_Exercise requirements_
The whole listing is to be reproduced exactly as given.

_Available data_
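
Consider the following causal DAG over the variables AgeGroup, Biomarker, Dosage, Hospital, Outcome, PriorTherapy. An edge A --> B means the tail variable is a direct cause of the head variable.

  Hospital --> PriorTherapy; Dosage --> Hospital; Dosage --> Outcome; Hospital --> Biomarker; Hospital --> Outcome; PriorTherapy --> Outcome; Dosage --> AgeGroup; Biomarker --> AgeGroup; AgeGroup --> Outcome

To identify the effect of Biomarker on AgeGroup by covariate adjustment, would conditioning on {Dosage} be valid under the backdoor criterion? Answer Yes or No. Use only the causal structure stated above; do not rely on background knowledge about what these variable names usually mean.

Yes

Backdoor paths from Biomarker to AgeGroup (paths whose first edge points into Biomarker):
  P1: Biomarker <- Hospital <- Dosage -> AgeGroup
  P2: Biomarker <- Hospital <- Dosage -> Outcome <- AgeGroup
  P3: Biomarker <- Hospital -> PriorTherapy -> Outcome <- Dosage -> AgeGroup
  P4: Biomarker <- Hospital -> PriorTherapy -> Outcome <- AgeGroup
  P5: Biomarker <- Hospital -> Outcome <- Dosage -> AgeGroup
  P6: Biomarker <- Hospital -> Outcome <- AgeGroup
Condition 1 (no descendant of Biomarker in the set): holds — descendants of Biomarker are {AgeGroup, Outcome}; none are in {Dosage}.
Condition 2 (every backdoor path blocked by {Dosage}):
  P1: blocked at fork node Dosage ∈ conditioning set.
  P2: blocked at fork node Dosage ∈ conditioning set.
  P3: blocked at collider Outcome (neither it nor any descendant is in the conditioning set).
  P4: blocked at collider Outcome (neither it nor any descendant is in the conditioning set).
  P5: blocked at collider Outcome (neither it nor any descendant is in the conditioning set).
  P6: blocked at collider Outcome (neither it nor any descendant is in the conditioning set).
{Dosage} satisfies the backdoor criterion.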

_Answer to this exercise_
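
Consider the following causal DAG over the variables AgeGroup, Biomarker, Dosage, Hospital, Outcome, PriorTherapy. An edge A --> B means the tail variable is a direct cause of the head variable.

  Hospital --> PriorTherapy; Dosage --> Hospital; Dosage --> Outcome; Hospital --> Biomarker; Hospital --> Outcome; PriorTherapy --> Outcome; Dosage --> AgeGroup; Biomarker --> AgeGroup; AgeGroup --> Outcome

To identify the effect of Biomarker on AgeGroup by covariate adjustment, would conditioning on {Dosage} be valid under the backdoor criterion? Answer Yes or No. Use only the causal structure stated above; do not rely on background knowledge about what these variable names usually mean.

Yes

Backdoor paths from Biomarker to AgeGroup (paths whose first edge points into Biomarker):
  P1: Biomarker <- Hospital <- Dosage -> AgeGroup
  P2: Biomarker <- Hospital <- Dosage -> Outcome <- AgeGroup
  P3: Biomarker <- Hospital -> PriorTherapy -> Outcome <- Dosage -> AgeGroup
  P4: Biomarker <- Hospital -> PriorTherapy -> Outcome <- AgeGroup
  P5: Biomarker <- Hospital -> Outcome <- Dosage -> AgeGroup
  P6: Biomarker <- Hospital -> Outcome <- AgeGroup
Condition 1 (no descendant of Biomarker in the set): holds — descendants of Biomarker are {AgeGroup, Outcome}; none are in {Dosage}.
Condition 2 (every backdoor path blocked by {Dosage}):
  P1: blocked at fork node Dosage ∈ conditioning set.
  P2: blocked at fork node Dosage ∈ conditioning set.
  P3: blocked at collider Outcome (neither it nor any descendant is in the conditioning set).
  P4: blocked at collider Outcome (neither it nor any descendant is in the conditioning set).
  P5: blocked at collider Outcome (neither it nor any descendant is in the conditioning set).
  P6: blocked at collider Outcome (neither it nor any descendant is in the conditioning set).
{Dosage} satisfies the backdoor criterion.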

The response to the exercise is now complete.